* [Description of the task]
Only one stretch of the records below should be repeated. It starts with the line containing "Answer: 402054" and goes on through the line containing "Answer: 5066600", exactly as written.

* [Extracted information]
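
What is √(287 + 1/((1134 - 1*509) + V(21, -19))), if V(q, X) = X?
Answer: √105397338/606 ≈ 16.941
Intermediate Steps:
√(287 + 1/((1134 - 1*509) + V(21, -19))) = √(287 + 1/((1134 - 1*509) - 19)) = √(287 + 1/((1134 - 509) - 19)) = √(287 + 1/(625 - 19)) = √(287 + 1/606) = √(173923/606) = √105397338/606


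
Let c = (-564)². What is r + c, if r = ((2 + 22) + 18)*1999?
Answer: 402054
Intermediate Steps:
r = 83958 (r = (24 + 18)*1999 = 42*1999 = 83958)
c = 318096
r + c = 83958 + 318096 = 402054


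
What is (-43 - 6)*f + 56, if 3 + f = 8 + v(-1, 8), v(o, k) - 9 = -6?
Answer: -336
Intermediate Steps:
v(o, k) = 3 (v(o, k) = 9 - 6 = 3)
f = 8 (f = -3 + (8 + 3) = -3 + 11 = 8)
(-43 - 6)*f + 56 = (-43 - 6)*8 + 56 = -49*8 + 56 = -392 + 56 = -336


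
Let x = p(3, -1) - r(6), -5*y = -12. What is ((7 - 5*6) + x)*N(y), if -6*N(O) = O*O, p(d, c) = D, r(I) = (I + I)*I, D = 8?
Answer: 2088/25 ≈ 83.520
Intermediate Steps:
y = 12/5 (y = -1/5*(-12) = 12/5 ≈ 2.4000)
r(I) = 2*I**2 (r(I) = (2*I)*I = 2*I**2)
p(d, c) = 8
x = -64 (x = 8 - 2*6**2 = 8 - 2*36 = 8 - 1*72 = 8 - 72 = -64)
N(O) = -O**2/6 (N(O) = -O*O/6 = -O**2/6)
((7 - 5*6) + x)*N(y) = ((7 - 5*6) - 64)*(-(12/5)**2/6) = ((7 - 30) - 64)*(-1/6*144/25) = (-23 - 64)*(-24/25) = -87*(-24/25) = 2088/25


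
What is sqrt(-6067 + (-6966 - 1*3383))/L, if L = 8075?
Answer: 12*I*sqrt(114)/8075 ≈ 0.015867*I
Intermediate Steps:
sqrt(-6067 + (-6966 - 1*3383))/L = sqrt(-6067 + (-6966 - 1*3383))/8075 = sqrt(-6067 + (-6966 - 3383))*(1/8075) = sqrt(-6067 - 10349)*(1/8075) = sqrt(-16416)*(1/8075) = (12*I*sqrt(114))*(1/8075) = 12*I*sqrt(114)/8075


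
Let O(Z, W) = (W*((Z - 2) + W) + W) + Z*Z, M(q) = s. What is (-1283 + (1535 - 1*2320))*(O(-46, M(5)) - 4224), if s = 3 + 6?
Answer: 5066600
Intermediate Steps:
s = 9
M(q) = 9
O(Z, W) = W + Z² + W*(-2 + W + Z) (O(Z, W) = (W*((-2 + Z) + W) + W) + Z² = (W*(-2 + W + Z) + W) + Z² = (W + W*(-2 + W + Z)) + Z² = W + Z² + W*(-2 + W + Z))
(-1283 + (1535 - 1*2320))*(O(-46, M(5)) - 4224) = (-1283 + (1535 - 1*2320))*((9² + (-46)² - 1*9 + 9*(-46)) - 4224) = (-1283 + (1535 - 2320))*((81 + 2116 - 9 - 414) - 4224) = (-1283 - 785)*(1774 - 4224) = -2068*(-2450) = 5066600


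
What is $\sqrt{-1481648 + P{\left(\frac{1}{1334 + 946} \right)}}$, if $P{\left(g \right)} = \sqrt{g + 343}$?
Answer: $\frac{\sqrt{-481387435200 + 285 \sqrt{445763370}}}{570} \approx 1217.2 i$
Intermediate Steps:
$P{\left(g \right)} = \sqrt{343 + g}$
$\sqrt{-1481648 + P{\left(\frac{1}{1334 + 946} \right)}} = \sqrt{-1481648 + \sqrt{343 + \frac{1}{1334 + 946}}} = \sqrt{-1481648 + \sqrt{343 + \frac{1}{2280}}} = \sqrt{-1481648 + \sqrt{\frac{782041}{2280}}} = \sqrt{-1481648 + \frac{\sqrt{445763370}}{1140}}$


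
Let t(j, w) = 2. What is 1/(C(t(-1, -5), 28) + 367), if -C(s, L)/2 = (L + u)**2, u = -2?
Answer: -1/985 ≈ -0.0010152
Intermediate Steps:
C(s, L) = -2*(-2 + L)**2 (C(s, L) = -2*(L - 2)**2 = -2*(-2 + L)**2)
1/(C(t(-1, -5), 28) + 367) = 1/(-2*(-2 + 28)**2 + 367) = 1/(-2*26**2 + 367) = 1/(-2*676 + 367) = 1/(-1352 + 367) = 1/(-985) = -1/985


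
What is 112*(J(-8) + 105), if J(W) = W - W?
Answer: 11760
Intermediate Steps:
J(W) = 0
112*(J(-8) + 105) = 112*(0 + 105) = 112*105 = 11760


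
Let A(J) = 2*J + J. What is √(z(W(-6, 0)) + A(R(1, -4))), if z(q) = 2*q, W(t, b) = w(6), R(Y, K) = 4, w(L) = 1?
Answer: √14 ≈ 3.7417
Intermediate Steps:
W(t, b) = 1
A(J) = 3*J
√(z(W(-6, 0)) + A(R(1, -4))) = √(2*1 + 3*4) = √(2 + 12) = √14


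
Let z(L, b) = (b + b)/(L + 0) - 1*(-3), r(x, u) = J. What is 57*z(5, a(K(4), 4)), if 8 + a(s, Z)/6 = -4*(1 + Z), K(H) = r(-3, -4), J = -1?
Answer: -18297/5 ≈ -3659.4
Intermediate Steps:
r(x, u) = -1
K(H) = -1
a(s, Z) = -72 - 24*Z (a(s, Z) = -48 + 6*(-4*(1 + Z)) = -48 + 6*(-4 - 4*Z) = -48 + (-24 - 24*Z) = -72 - 24*Z)
z(L, b) = 3 + 2*b/L (z(L, b) = (2*b)/L + 3 = 2*b/L + 3 = 3 + 2*b/L)
57*z(5, a(K(4), 4)) = 57*(3 + 2*(-72 - 24*4)/5) = 57*(3 + 2*(-72 - 96)*(⅕)) = 57*(3 + 2*(-168)*(⅕)) = 57*(3 - 336/5) = 57*(-321/5) = -18297/5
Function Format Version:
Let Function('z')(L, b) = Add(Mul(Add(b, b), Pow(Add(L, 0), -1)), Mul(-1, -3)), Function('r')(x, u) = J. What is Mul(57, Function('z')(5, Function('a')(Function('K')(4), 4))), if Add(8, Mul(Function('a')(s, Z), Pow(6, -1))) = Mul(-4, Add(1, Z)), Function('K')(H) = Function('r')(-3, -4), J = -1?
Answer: Rational(-18297, 5) ≈ -3659.4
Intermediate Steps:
Function('r')(x, u) = -1
Function('K')(H) = -1
Function('a')(s, Z) = Add(-72, Mul(-24, Z)) (Function('a')(s, Z) = Add(-48, Mul(6, Mul(-4, Add(1, Z)))) = Add(-48, Mul(6, Add(-4, Mul(-4, Z)))) = Add(-48, Add(-24, Mul(-24, Z))) = Add(-72, Mul(-24, Z)))
Function('z')(L, b) = Add(3, Mul(2, b, Pow(L, -1))) (Function('z')(L, b) = Add(Mul(Mul(2, b), Pow(L, -1)), 3) = Add(Mul(2, b, Pow(L, -1)), 3) = Add(3, Mul(2, b, Pow(L, -1))))
Mul(57, Function('z')(5, Function('a')(Function('K')(4), 4))) = Mul(57, Add(3, Mul(2, Add(-72, Mul(-24, 4)), Pow(5, -1)))) = Mul(57, Add(3, Mul(2, Add(-72, -96), Rational(1, 5)))) = Mul(57, Add(3, Mul(2, -168, Rational(1, 5)))) = Mul(57, Add(3, Rational(-336, 5))) = Mul(57, Rational(-321, 5)) = Rational(-18297, 5)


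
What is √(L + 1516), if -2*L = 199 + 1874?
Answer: √1918/2 ≈ 21.897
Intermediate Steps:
L = -2073/2 (L = -(199 + 1874)/2 = -½*2073 = -2073/2 ≈ -1036.5)
√(L + 1516) = √(-2073/2 + 1516) = √(959/2) = √1918/2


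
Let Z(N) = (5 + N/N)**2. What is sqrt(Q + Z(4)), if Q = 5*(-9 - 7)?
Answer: 2*I*sqrt(11) ≈ 6.6332*I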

* [Expected output]
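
Answer: 402054
Intermediate Steps:
r = 83958 (r = (24 + 18)*1999 = 42*1999 = 83958)
c = 318096
r + c = 83958 + 318096 = 402054


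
What is (-43 - 6)*f + 56, if 3 + f = 8 + v(-1, 8), v(o, k) - 9 = -6?
Answer: -336
Intermediate Steps:
v(o, k) = 3 (v(o, k) = 9 - 6 = 3)
f = 8 (f = -3 + (8 + 3) = -3 + 11 = 8)
(-43 - 6)*f + 56 = (-43 - 6)*8 + 56 = -49*8 + 56 = -392 + 56 = -336


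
Let x = p(3, -1) - r(6), -5*y = -12. What is ((7 - 5*6) + x)*N(y), if -6*N(O) = O*O, p(d, c) = D, r(I) = (I + I)*I, D = 8?
Answer: 2088/25 ≈ 83.520
Intermediate Steps:
y = 12/5 (y = -1/5*(-12) = 12/5 ≈ 2.4000)
r(I) = 2*I**2 (r(I) = (2*I)*I = 2*I**2)
p(d, c) = 8
x = -64 (x = 8 - 2*6**2 = 8 - 2*36 = 8 - 1*72 = 8 - 72 = -64)
N(O) = -O**2/6 (N(O) = -O*O/6 = -O**2/6)
((7 - 5*6) + x)*N(y) = ((7 - 5*6) - 64)*(-(12/5)**2/6) = ((7 - 30) - 64)*(-1/6*144/25) = (-23 - 64)*(-24/25) = -87*(-24/25) = 2088/25


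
What is sqrt(-6067 + (-6966 - 1*3383))/L, if L = 8075?
Answer: 12*I*sqrt(114)/8075 ≈ 0.015867*I
Intermediate Steps:
sqrt(-6067 + (-6966 - 1*3383))/L = sqrt(-6067 + (-6966 - 1*3383))/8075 = sqrt(-6067 + (-6966 - 3383))*(1/8075) = sqrt(-6067 - 10349)*(1/8075) = sqrt(-16416)*(1/8075) = (12*I*sqrt(114))*(1/8075) = 12*I*sqrt(114)/8075


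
Let O(Z, W) = (W*((Z - 2) + W) + W) + Z*Z, M(q) = s. What is (-1283 + (1535 - 1*2320))*(O(-46, M(5)) - 4224), if s = 3 + 6?
Answer: 5066600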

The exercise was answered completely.